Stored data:
★ ★ ★ ★
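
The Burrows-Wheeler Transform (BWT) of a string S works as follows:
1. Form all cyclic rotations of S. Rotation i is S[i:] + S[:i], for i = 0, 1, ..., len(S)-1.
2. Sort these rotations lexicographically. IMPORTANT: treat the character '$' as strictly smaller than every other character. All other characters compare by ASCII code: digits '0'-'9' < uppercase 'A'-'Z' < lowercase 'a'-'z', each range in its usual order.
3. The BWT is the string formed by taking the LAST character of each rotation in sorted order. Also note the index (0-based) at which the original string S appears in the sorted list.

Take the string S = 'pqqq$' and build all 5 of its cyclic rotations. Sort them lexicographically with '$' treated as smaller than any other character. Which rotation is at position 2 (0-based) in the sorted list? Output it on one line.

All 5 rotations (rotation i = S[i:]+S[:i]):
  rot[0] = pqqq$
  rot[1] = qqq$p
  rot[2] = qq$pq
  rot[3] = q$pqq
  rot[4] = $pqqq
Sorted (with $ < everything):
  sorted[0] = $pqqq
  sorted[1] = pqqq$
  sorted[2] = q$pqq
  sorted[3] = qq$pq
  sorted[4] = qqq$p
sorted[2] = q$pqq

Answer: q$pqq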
★ ★ ★ ★
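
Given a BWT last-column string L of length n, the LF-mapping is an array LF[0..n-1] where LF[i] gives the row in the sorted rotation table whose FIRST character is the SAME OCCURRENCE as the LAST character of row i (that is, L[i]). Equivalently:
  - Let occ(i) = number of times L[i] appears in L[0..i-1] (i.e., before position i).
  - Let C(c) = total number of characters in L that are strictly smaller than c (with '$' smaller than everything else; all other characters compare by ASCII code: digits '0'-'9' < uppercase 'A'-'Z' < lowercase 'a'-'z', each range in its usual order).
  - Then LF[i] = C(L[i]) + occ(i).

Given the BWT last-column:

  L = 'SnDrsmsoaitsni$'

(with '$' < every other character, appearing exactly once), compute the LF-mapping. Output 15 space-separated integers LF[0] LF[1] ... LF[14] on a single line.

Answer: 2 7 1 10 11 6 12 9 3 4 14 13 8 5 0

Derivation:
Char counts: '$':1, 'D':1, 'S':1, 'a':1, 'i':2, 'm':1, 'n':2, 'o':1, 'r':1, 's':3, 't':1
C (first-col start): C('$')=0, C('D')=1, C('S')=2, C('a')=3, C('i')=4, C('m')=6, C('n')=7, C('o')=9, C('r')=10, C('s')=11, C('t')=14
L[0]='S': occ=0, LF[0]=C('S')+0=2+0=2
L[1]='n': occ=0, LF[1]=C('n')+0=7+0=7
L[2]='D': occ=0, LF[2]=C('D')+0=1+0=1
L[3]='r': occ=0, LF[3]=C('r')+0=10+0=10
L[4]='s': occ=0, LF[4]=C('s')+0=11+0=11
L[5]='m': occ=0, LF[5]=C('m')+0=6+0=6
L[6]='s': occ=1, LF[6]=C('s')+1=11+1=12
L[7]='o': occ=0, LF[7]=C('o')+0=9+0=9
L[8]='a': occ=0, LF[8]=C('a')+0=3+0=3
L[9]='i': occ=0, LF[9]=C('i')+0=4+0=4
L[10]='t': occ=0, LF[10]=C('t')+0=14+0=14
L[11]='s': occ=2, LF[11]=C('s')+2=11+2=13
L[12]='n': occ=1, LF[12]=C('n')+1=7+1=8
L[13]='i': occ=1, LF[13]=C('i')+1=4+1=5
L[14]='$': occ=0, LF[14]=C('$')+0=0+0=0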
★ ★ ★ ★
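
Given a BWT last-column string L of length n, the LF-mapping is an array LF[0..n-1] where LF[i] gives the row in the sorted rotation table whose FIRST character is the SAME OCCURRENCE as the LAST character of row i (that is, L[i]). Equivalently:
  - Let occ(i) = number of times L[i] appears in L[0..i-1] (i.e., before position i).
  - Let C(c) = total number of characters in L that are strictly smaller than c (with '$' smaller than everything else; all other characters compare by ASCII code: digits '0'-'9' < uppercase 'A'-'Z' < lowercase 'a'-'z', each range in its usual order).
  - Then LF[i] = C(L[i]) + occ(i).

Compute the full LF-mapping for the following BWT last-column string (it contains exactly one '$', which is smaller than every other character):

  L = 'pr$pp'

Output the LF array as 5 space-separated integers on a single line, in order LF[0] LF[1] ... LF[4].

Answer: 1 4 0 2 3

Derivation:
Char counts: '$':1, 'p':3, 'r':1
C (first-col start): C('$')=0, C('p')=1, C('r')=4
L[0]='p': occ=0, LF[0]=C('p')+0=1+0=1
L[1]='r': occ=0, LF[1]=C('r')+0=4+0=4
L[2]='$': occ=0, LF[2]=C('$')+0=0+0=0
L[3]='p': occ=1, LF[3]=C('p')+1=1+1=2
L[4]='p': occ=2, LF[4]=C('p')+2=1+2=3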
★ ★ ★ ★
■ EXERCISE ■
Repeat the entries above verbatim, but only from the line that has "The Burrows-Wheeler Transform" down to the line that has "3. The BWT is", inclusive.

■ TASK OUTPUT ■
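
The Burrows-Wheeler Transform (BWT) of a string S works as follows:
1. Form all cyclic rotations of S. Rotation i is S[i:] + S[:i], for i = 0, 1, ..., len(S)-1.
2. Sort these rotations lexicographically. IMPORTANT: treat the character '$' as strictly smaller than every other character. All other characters compare by ASCII code: digits '0'-'9' < uppercase 'A'-'Z' < lowercase 'a'-'z', each range in its usual order.
3. The BWT is the string formed by taking the LAST character of each rotation in sorted order. Also note the index (0-based) at which the original string S appears in the sorted list.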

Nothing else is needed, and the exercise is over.